[Collected data entries]
※
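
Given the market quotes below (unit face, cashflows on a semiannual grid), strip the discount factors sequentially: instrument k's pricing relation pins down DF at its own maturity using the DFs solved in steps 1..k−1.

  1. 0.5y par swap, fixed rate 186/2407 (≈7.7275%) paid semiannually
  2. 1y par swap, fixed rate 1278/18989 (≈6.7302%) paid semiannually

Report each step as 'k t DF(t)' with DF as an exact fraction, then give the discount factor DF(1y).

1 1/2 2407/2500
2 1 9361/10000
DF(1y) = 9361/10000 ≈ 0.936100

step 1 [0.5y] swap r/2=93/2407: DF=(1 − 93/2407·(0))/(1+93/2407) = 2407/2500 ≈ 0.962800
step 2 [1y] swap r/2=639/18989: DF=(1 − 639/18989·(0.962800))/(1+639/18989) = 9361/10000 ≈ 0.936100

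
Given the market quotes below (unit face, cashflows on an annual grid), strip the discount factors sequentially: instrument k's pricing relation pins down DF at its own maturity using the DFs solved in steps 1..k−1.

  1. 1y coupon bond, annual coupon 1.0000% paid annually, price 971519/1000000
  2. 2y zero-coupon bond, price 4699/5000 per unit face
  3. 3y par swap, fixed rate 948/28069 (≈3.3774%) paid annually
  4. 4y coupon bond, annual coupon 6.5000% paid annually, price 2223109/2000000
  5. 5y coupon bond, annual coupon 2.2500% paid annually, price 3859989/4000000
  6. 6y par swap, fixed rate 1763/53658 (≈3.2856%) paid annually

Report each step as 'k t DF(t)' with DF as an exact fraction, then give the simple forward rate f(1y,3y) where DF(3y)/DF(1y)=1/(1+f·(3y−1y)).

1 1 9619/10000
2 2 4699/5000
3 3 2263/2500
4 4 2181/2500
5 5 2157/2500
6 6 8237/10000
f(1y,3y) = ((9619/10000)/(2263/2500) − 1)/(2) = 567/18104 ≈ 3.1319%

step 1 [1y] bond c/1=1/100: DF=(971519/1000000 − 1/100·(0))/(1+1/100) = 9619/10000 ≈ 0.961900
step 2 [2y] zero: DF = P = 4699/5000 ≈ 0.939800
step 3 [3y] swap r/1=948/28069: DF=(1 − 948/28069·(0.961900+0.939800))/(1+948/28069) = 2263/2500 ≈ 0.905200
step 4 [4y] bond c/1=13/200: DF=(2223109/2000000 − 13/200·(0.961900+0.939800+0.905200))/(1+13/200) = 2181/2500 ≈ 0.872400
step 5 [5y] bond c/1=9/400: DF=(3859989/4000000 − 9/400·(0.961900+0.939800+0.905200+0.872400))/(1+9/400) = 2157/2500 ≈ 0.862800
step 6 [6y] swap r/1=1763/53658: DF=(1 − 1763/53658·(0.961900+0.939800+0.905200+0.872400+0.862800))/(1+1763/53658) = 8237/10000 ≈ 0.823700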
※
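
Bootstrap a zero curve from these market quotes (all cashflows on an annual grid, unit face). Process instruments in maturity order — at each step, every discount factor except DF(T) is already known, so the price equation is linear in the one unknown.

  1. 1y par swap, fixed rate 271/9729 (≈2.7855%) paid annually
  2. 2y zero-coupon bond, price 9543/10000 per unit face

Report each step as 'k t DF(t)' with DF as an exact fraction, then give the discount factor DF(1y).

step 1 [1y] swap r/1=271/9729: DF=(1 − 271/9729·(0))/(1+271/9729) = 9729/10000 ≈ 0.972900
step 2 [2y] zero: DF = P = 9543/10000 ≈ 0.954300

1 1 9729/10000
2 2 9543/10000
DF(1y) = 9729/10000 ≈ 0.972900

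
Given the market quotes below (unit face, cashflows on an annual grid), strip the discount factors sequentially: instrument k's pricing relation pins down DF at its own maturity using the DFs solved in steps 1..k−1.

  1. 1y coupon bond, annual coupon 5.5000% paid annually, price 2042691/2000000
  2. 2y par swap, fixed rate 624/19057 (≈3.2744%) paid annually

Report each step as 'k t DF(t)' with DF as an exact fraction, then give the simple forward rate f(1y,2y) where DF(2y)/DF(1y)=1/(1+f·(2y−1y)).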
※
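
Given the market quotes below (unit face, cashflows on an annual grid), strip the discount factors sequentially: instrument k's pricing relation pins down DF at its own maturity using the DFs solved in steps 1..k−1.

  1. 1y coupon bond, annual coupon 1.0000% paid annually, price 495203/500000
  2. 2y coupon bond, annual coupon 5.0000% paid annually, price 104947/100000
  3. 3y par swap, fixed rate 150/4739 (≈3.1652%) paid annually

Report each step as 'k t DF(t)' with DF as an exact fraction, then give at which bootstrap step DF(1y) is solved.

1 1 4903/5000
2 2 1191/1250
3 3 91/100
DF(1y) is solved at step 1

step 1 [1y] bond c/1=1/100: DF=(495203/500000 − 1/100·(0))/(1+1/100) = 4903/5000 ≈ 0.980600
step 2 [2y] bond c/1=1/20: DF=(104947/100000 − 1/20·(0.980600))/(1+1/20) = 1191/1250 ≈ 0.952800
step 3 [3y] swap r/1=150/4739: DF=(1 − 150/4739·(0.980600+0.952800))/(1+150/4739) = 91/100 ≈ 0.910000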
※
**Work order:**
Report each line of the entries where the word "semiannually" occurs.

**Output of the exercise:**
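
  1. 0.5y par swap, fixed rate 186/2407 (≈7.7275%) paid semiannually
  2. 1y par swap, fixed rate 1278/18989 (≈6.7302%) paid semiannually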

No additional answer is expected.